- _WORK INSTRUCTIONS_
Repeat the records. Keep every word and mark exactly as it is.

- _Stored data_
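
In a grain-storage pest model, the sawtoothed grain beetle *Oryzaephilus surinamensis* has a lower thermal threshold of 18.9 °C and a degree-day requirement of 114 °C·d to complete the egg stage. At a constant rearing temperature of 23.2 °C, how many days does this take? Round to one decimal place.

26.5 days

Daily accumulation = 23.2 − 18.9 = 4.3 DD/day.
Duration = 114 / 4.3 = 26.512 ≈ 26.5 days.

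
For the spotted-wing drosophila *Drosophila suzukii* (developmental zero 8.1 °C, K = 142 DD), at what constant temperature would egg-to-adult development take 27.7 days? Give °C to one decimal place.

Required daily accumulation = 142 / 27.7 = 5.126 DD/day.
T = T_base + 5.126 = 8.1 + 5.126 = 13.226 ≈ 13.2 °C.

13.2 °C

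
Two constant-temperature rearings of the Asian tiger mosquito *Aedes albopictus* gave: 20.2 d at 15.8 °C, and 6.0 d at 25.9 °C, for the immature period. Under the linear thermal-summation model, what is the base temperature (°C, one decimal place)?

Equal thermal constants: D₁(T₁ − T_b) = D₂(T₂ − T_b).
20.2·(15.8 − T_b) = 6.0·(25.9 − T_b)
T_b = (20.2·15.8 − 6.0·25.9) / (20.2 − 6.0) = 163.76 / 14.2 = 11.532 °C ≈ 11.5 °C.

11.5 °C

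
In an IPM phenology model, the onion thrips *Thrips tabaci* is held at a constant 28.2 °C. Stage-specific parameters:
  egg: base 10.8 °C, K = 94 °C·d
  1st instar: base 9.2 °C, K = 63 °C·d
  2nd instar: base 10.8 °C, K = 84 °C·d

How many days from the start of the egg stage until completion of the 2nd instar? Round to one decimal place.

egg: 94 / (28.2 − 10.8) = 94 / 17.4 = 5.402 d.
1st instar: 63 / (28.2 − 9.2) = 63 / 19.0 = 3.316 d.
2nd instar: 84 / (28.2 − 10.8) = 84 / 17.4 = 4.828 d.
Sum = 13.546 ≈ 13.5 days.

13.5 days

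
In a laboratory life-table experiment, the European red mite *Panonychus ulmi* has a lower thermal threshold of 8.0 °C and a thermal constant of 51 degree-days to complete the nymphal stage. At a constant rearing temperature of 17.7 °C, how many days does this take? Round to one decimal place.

Daily accumulation = 17.7 − 8.0 = 9.7 DD/day.
Duration = 51 / 9.7 = 5.258 ≈ 5.3 days.

5.3 days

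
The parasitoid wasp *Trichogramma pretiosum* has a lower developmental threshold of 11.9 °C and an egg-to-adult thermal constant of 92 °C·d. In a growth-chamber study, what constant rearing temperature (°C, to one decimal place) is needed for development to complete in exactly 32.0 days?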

- _RESPONSE BELOW_
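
In a grain-storage pest model, the sawtoothed grain beetle *Oryzaephilus surinamensis* has a lower thermal threshold of 18.9 °C and a degree-day requirement of 114 °C·d to complete the egg stage. At a constant rearing temperature of 23.2 °C, how many days does this take? Round to one decimal place.

26.5 days

Daily accumulation = 23.2 − 18.9 = 4.3 DD/day.
Duration = 114 / 4.3 = 26.512 ≈ 26.5 days.

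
For the spotted-wing drosophila *Drosophila suzukii* (developmental zero 8.1 °C, K = 142 DD), at what constant temperature would egg-to-adult development take 27.7 days? Give °C to one decimal place.

Required daily accumulation = 142 / 27.7 = 5.126 DD/day.
T = T_base + 5.126 = 8.1 + 5.126 = 13.226 ≈ 13.2 °C.

13.2 °C

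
Two constant-temperature rearings of the Asian tiger mosquito *Aedes albopictus* gave: 20.2 d at 15.8 °C, and 6.0 d at 25.9 °C, for the immature period. Under the linear thermal-summation model, what is the base temperature (°C, one decimal place)?

Equal thermal constants: D₁(T₁ − T_b) = D₂(T₂ − T_b).
20.2·(15.8 − T_b) = 6.0·(25.9 − T_b)
T_b = (20.2·15.8 − 6.0·25.9) / (20.2 − 6.0) = 163.76 / 14.2 = 11.532 °C ≈ 11.5 °C.

11.5 °C

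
In an IPM phenology model, the onion thrips *Thrips tabaci* is held at a constant 28.2 °C. Stage-specific parameters:
  egg: base 10.8 °C, K = 94 °C·d
  1st instar: base 9.2 °C, K = 63 °C·d
  2nd instar: base 10.8 °C, K = 84 °C·d

How many days from the start of the egg stage until completion of the 2nd instar? Round to one decimal place.

egg: 94 / (28.2 − 10.8) = 94 / 17.4 = 5.402 d.
1st instar: 63 / (28.2 − 9.2) = 63 / 19.0 = 3.316 d.
2nd instar: 84 / (28.2 − 10.8) = 84 / 17.4 = 4.828 d.
Sum = 13.546 ≈ 13.5 days.

13.5 days

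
In a laboratory life-table experiment, the European red mite *Panonychus ulmi* has a lower thermal threshold of 8.0 °C and a thermal constant of 51 degree-days to complete the nymphal stage. At a constant rearing temperature of 17.7 °C, how many days does this take? Round to one decimal place.

Daily accumulation = 17.7 − 8.0 = 9.7 DD/day.
Duration = 51 / 9.7 = 5.258 ≈ 5.3 days.

5.3 days

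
The parasitoid wasp *Trichogramma pretiosum* has a lower developmental threshold of 11.9 °C and an egg-to-adult thermal constant of 92 °C·d. In a growth-chamber study, what constant rearing temperature (°C, to one decimal place) is needed for development to complete in exactly 32.0 days?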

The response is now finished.